_ACTION ITEM:_
Nothing should be left out. Transcribe the entries exactly as written.

(Beginning of DATA SUPPLIED)

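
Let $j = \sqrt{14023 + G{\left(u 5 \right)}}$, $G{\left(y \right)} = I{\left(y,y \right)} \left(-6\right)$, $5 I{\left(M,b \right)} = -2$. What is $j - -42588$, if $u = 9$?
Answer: $42588 + \frac{\sqrt{350635}}{5} \approx 42706.0$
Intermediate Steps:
$I{\left(M,b \right)} = - \frac{2}{5}$ ($I{\left(M,b \right)} = \frac{1}{5} \left(-2\right) = - \frac{2}{5}$)
$G{\left(y \right)} = \frac{12}{5}$ ($G{\left(y \right)} = \left(- \frac{2}{5}\right) \left(-6\right) = \frac{12}{5}$)
$j = \frac{\sqrt{350635}}{5}$ ($j = \sqrt{14023 + \frac{12}{5}} = \sqrt{\frac{70127}{5}} = \frac{\sqrt{350635}}{5} \approx 118.43$)
$j - -42588 = \frac{\sqrt{350635}}{5} - -42588 = \frac{\sqrt{350635}}{5} + 42588 = 42588 + \frac{\sqrt{350635}}{5}$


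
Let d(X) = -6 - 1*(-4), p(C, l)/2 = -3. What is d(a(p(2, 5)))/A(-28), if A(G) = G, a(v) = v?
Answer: 1/14 ≈ 0.071429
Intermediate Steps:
p(C, l) = -6 (p(C, l) = 2*(-3) = -6)
d(X) = -2 (d(X) = -6 + 4 = -2)
d(a(p(2, 5)))/A(-28) = -2/(-28) = -2*(-1/28) = 1/14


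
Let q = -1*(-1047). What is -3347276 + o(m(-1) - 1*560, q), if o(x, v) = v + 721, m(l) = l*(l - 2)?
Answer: -3345508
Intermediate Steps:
q = 1047
m(l) = l*(-2 + l)
o(x, v) = 721 + v
-3347276 + o(m(-1) - 1*560, q) = -3347276 + (721 + 1047) = -3347276 + 1768 = -3345508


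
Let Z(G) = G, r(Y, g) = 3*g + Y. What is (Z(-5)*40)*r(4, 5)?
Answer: -3800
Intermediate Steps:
r(Y, g) = Y + 3*g
(Z(-5)*40)*r(4, 5) = (-5*40)*(4 + 3*5) = -200*(4 + 15) = -200*19 = -3800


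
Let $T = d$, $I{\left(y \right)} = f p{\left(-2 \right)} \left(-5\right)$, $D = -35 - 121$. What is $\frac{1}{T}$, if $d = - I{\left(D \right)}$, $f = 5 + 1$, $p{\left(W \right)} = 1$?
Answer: $\frac{1}{30} \approx 0.033333$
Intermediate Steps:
$f = 6$
$D = -156$ ($D = -35 - 121 = -156$)
$I{\left(y \right)} = -30$ ($I{\left(y \right)} = 6 \cdot 1 \left(-5\right) = 6 \left(-5\right) = -30$)
$d = 30$ ($d = \left(-1\right) \left(-30\right) = 30$)
$T = 30$
$\frac{1}{T} = \frac{1}{30}$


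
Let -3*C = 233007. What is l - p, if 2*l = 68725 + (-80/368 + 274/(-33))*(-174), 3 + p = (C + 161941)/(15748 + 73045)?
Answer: 1577278785365/44929258 ≈ 35106.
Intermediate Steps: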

(End of DATA SUPPLIED)

_EXERCISE SOLUTION:_
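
Let $j = \sqrt{14023 + G{\left(u 5 \right)}}$, $G{\left(y \right)} = I{\left(y,y \right)} \left(-6\right)$, $5 I{\left(M,b \right)} = -2$. What is $j - -42588$, if $u = 9$?
Answer: $42588 + \frac{\sqrt{350635}}{5} \approx 42706.0$
Intermediate Steps:
$I{\left(M,b \right)} = - \frac{2}{5}$ ($I{\left(M,b \right)} = \frac{1}{5} \left(-2\right) = - \frac{2}{5}$)
$G{\left(y \right)} = \frac{12}{5}$ ($G{\left(y \right)} = \left(- \frac{2}{5}\right) \left(-6\right) = \frac{12}{5}$)
$j = \frac{\sqrt{350635}}{5}$ ($j = \sqrt{14023 + \frac{12}{5}} = \sqrt{\frac{70127}{5}} = \frac{\sqrt{350635}}{5} \approx 118.43$)
$j - -42588 = \frac{\sqrt{350635}}{5} - -42588 = \frac{\sqrt{350635}}{5} + 42588 = 42588 + \frac{\sqrt{350635}}{5}$


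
Let d(X) = -6 - 1*(-4), p(C, l)/2 = -3. What is d(a(p(2, 5)))/A(-28), if A(G) = G, a(v) = v?
Answer: 1/14 ≈ 0.071429
Intermediate Steps:
p(C, l) = -6 (p(C, l) = 2*(-3) = -6)
d(X) = -2 (d(X) = -6 + 4 = -2)
d(a(p(2, 5)))/A(-28) = -2/(-28) = -2*(-1/28) = 1/14


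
Let q = -1*(-1047). What is -3347276 + o(m(-1) - 1*560, q), if o(x, v) = v + 721, m(l) = l*(l - 2)?
Answer: -3345508
Intermediate Steps:
q = 1047
m(l) = l*(-2 + l)
o(x, v) = 721 + v
-3347276 + o(m(-1) - 1*560, q) = -3347276 + (721 + 1047) = -3347276 + 1768 = -3345508


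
Let Z(G) = G, r(Y, g) = 3*g + Y. What is (Z(-5)*40)*r(4, 5)?
Answer: -3800
Intermediate Steps:
r(Y, g) = Y + 3*g
(Z(-5)*40)*r(4, 5) = (-5*40)*(4 + 3*5) = -200*(4 + 15) = -200*19 = -3800


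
Let $T = d$, $I{\left(y \right)} = f p{\left(-2 \right)} \left(-5\right)$, $D = -35 - 121$. What is $\frac{1}{T}$, if $d = - I{\left(D \right)}$, $f = 5 + 1$, $p{\left(W \right)} = 1$?
Answer: $\frac{1}{30} \approx 0.033333$
Intermediate Steps:
$f = 6$
$D = -156$ ($D = -35 - 121 = -156$)
$I{\left(y \right)} = -30$ ($I{\left(y \right)} = 6 \cdot 1 \left(-5\right) = 6 \left(-5\right) = -30$)
$d = 30$ ($d = \left(-1\right) \left(-30\right) = 30$)
$T = 30$
$\frac{1}{T} = \frac{1}{30}$


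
Let -3*C = 233007. What is l - p, if 2*l = 68725 + (-80/368 + 274/(-33))*(-174), 3 + p = (C + 161941)/(15748 + 73045)?
Answer: 1577278785365/44929258 ≈ 35106.
Intermediate Steps: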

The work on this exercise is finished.